• Aim of the task: Repeat the lines from the line with "application — after 6" to the line with "fees [prerequisite: H]" in the listing below, keeping both end lines and adding nothing.
+===+
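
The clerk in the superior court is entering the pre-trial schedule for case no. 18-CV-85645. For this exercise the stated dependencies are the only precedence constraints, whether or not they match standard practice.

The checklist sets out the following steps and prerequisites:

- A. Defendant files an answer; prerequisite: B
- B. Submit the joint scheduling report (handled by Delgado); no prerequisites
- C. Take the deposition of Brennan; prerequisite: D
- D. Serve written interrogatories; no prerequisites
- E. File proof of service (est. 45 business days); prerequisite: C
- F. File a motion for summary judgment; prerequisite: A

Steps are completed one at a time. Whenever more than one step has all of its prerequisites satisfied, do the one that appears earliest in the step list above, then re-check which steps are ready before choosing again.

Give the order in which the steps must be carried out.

B, A, D, C, E, F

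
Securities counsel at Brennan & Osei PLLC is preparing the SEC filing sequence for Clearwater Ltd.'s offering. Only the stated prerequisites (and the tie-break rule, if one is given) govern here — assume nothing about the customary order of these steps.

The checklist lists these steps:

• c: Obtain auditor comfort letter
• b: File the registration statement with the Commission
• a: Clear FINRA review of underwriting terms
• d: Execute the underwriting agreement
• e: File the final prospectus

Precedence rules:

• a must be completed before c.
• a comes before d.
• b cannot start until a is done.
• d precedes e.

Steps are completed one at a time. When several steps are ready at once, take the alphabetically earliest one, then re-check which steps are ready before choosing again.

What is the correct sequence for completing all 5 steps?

a has no prerequisites → a first.
Now b, c and d have their prerequisites met. b has the earlier label, so b next.
Ready: c and d. c has the earlier label → c.
d needed a, now all done → d.
That leaves e as the only ready step → e.

a b c d e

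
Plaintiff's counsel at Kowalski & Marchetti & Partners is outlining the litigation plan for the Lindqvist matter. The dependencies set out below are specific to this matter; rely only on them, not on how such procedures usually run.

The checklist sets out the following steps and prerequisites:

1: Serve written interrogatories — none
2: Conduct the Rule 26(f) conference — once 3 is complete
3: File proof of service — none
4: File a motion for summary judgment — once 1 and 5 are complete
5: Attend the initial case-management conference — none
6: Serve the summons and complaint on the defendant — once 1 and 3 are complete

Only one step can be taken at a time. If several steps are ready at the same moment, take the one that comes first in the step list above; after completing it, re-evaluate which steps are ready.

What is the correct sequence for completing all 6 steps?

1 3 2 5 4 6

Nothing is required for 1, 3 and 5. 1 is listed earlier → 1 first.
Ready: 3 and 5. 3 is listed earlier → 3.
Ready: 2, 5 and 6. 2 is listed earlier → 2.
5 and 6 are both available; 5 is listed earlier → 5.
Now 4 and 6 have their prerequisites met. 4 is listed earlier, so 4 next.
6 needed 1 and 3, now all done → 6.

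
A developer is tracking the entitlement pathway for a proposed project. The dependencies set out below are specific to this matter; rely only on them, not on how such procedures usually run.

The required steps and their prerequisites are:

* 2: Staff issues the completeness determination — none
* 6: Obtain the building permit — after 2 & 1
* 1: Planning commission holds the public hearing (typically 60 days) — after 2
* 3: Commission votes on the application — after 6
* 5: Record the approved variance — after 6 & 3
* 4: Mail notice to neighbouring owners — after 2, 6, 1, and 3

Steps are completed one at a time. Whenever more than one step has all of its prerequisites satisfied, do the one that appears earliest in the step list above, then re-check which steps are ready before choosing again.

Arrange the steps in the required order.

2, 1, 6, 3, 5, 4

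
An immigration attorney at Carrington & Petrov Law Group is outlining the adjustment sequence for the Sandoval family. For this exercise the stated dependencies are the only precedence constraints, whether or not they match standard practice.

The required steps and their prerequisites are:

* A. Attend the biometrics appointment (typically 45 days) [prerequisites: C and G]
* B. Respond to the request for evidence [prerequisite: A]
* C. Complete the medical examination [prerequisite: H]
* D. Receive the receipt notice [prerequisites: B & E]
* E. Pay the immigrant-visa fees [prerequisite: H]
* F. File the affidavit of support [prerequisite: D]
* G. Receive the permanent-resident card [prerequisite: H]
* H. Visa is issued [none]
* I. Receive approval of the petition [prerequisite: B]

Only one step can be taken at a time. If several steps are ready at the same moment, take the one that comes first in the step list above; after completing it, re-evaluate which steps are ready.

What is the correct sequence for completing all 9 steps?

H is the only step with nothing outstanding, so it goes first.
Ready: C, E and G. C is listed earlier → C.
Now E and G have their prerequisites met. E is listed earlier, so E next.
G is the only step now ready → G.
A needed C and G, now all done → A.
B is the only step now ready → B.
D and I are both available; D is listed earlier → D.
F now also ready, so the ready set is {F, I}; F is listed earlier → F.
I needed B, now all done → I.

H, C, E, G, A, B, D, F, I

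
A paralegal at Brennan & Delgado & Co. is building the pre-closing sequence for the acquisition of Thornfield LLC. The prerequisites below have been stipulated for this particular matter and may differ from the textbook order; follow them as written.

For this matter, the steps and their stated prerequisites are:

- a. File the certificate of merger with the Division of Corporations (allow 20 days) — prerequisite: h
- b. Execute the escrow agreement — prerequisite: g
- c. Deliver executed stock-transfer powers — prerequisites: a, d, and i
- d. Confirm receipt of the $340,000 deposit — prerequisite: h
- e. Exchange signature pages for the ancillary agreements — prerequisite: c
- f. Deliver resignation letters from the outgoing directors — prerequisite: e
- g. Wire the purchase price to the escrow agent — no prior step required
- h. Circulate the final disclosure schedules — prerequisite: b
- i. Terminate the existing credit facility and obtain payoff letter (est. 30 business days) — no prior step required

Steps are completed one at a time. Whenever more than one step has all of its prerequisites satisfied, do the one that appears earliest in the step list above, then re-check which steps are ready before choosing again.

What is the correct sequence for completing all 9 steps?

g b h a d i c e f

Nothing is required for g and i. g is listed earlier → g first.
Ready: b and i. b is listed earlier → b.
h and i are both available; h is listed earlier → h.
Ready: a, d and i. a is listed earlier → a.
Now d and i have their prerequisites met. d is listed earlier, so d next.
Next only i has its prerequisites met → i.
That leaves c as the only ready step → c.
e needed c, now all done → e.
Next only f has its prerequisites met → f.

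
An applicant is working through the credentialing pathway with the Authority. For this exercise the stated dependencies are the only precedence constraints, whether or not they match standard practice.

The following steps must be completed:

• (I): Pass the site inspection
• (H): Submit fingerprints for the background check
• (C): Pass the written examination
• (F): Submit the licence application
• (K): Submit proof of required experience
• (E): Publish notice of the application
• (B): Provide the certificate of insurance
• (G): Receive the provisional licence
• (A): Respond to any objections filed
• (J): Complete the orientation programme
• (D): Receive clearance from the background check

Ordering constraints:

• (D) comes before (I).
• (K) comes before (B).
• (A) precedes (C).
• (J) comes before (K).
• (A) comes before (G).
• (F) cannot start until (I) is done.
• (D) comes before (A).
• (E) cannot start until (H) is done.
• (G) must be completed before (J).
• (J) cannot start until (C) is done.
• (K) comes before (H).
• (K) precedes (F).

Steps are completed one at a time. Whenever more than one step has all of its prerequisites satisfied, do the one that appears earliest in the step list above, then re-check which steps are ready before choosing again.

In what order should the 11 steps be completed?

(D) is the only step with nothing outstanding, so it goes first.
Ready: (I) and (A). (I) is listed earlier → (I).
Next only (A) has its prerequisites met → (A).
Now (C) and (G) have their prerequisites met. (C) is listed earlier, so (C) next.
(G) needed (A), now all done → (G).
That leaves (J) as the only ready step → (J).
(K) needed (J), now all done → (K).
Ready: (H), (F) and (B). (H) is listed earlier → (H).
Now (F), (E) and (B) have their prerequisites met. (F) is listed earlier, so (F) next.
Ready: (E) and (B). (E) is listed earlier → (E).
(B) is the only step now ready → (B).

(D), (I), (A), (C), (G), (J), (K), (H), (F), (E), (B)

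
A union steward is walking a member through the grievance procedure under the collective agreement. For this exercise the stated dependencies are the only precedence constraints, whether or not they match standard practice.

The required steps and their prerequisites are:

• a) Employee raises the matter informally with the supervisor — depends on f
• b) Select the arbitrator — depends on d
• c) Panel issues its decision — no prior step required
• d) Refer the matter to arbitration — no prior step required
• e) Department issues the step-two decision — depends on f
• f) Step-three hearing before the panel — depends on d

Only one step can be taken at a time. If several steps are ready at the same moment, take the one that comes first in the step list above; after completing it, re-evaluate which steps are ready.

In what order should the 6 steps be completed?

c and d have no prerequisites; c is listed earlier, so c is first.
d is the only step now ready → d.
Now b and f have their prerequisites met. b is listed earlier, so b next.
f needed d, now all done → f.
Ready: a and e. a is listed earlier → a.
e is the only step now ready → e.

c d b f a e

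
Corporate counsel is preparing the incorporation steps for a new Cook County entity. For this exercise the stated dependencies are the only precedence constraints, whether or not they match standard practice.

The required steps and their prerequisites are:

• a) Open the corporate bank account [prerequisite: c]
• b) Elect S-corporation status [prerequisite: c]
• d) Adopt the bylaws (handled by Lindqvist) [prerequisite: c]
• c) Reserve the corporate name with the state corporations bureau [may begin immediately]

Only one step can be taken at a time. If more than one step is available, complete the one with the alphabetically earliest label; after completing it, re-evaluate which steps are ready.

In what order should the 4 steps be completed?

Only c has no prerequisites, so it is first.
Ready: a, b and d. a has the earlier label → a.
Now b and d have their prerequisites met. b has the earlier label, so b next.
d is the only step now ready → d.

c → a → b → d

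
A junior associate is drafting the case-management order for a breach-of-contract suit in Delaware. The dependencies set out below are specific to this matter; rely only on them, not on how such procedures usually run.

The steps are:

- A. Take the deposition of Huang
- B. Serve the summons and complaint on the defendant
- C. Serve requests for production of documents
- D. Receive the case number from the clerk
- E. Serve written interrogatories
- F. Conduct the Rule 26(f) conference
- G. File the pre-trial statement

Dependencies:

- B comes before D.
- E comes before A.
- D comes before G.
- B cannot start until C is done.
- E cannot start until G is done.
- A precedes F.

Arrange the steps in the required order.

C → B → D → G → E → A → F

C has no prerequisites → C first.
B needed C, now all done → B.
That leaves D as the only ready step → D.
G needed D, now all done → G.
E needed G, now all done → E.
A needed E, now all done → A.
Next only F has its prerequisites met → F.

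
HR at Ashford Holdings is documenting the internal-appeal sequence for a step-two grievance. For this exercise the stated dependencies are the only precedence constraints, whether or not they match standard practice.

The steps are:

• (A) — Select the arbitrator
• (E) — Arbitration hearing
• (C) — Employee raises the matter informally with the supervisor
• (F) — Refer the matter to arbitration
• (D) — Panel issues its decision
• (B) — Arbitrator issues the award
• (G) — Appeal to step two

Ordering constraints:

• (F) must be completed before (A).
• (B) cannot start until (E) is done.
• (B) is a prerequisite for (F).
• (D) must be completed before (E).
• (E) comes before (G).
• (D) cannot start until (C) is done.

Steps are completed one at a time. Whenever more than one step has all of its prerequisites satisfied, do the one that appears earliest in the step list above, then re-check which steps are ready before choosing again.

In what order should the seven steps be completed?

(C) is the only step with nothing outstanding, so it goes first.
(D) needed (C), now all done → (D).
(E) needed (D), now all done → (E).
(B) and (G) are both available; (B) is listed earlier → (B).
(F) and (G) are both available; (F) is listed earlier → (F).
Ready: (A) and (G). (A) is listed earlier → (A).
Next only (G) has its prerequisites met → (G).

(C) → (D) → (E) → (B) → (F) → (A) → (G)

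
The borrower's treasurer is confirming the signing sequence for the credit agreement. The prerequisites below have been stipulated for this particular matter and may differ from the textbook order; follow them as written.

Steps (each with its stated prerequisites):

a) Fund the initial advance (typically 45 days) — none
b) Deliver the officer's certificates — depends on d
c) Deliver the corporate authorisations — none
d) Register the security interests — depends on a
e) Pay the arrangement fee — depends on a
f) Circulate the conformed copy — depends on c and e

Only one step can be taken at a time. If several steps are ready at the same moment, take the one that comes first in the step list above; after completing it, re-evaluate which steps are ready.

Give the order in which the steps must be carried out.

a c d b e f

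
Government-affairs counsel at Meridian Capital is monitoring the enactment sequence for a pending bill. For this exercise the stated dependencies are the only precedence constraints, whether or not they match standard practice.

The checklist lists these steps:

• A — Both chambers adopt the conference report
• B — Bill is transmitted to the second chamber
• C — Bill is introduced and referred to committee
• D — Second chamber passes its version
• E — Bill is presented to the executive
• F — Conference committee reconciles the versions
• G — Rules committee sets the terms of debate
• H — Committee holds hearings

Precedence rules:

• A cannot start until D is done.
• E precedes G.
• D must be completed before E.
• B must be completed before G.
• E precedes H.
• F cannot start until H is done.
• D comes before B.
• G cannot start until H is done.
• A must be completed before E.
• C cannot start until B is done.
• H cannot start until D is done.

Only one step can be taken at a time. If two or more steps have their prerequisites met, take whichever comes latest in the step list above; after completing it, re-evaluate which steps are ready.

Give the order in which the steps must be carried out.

D is the only step with nothing outstanding, so it goes first.
Ready: B and A. B is listed later → B.
C now also ready, so the ready set is {C, A}; C is listed later → C.
A needed D, now all done → A.
Next only E has its prerequisites met → E.
H needed E and D, now all done → H.
Ready: G and F. G is listed later → G.
F needed H, now all done → F.

D B C A E H G F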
+===+
• Output of the task:
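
* 3: Commission votes on the application — after 6
* 5: Record the approved variance — after 6 & 3
* 4: Mail notice to neighbouring owners — after 2, 6, 1, and 3

Steps are completed one at a time. Whenever more than one step has all of its prerequisites satisfied, do the one that appears earliest in the step list above, then re-check which steps are ready before choosing again.

Arrange the steps in the required order.

2, 1, 6, 3, 5, 4

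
An immigration attorney at Carrington & Petrov Law Group is outlining the adjustment sequence for the Sandoval family. For this exercise the stated dependencies are the only precedence constraints, whether or not they match standard practice.

The required steps and their prerequisites are:

* A. Attend the biometrics appointment (typically 45 days) [prerequisites: C and G]
* B. Respond to the request for evidence [prerequisite: A]
* C. Complete the medical examination [prerequisite: H]
* D. Receive the receipt notice [prerequisites: B & E]
* E. Pay the immigrant-visa fees [prerequisite: H]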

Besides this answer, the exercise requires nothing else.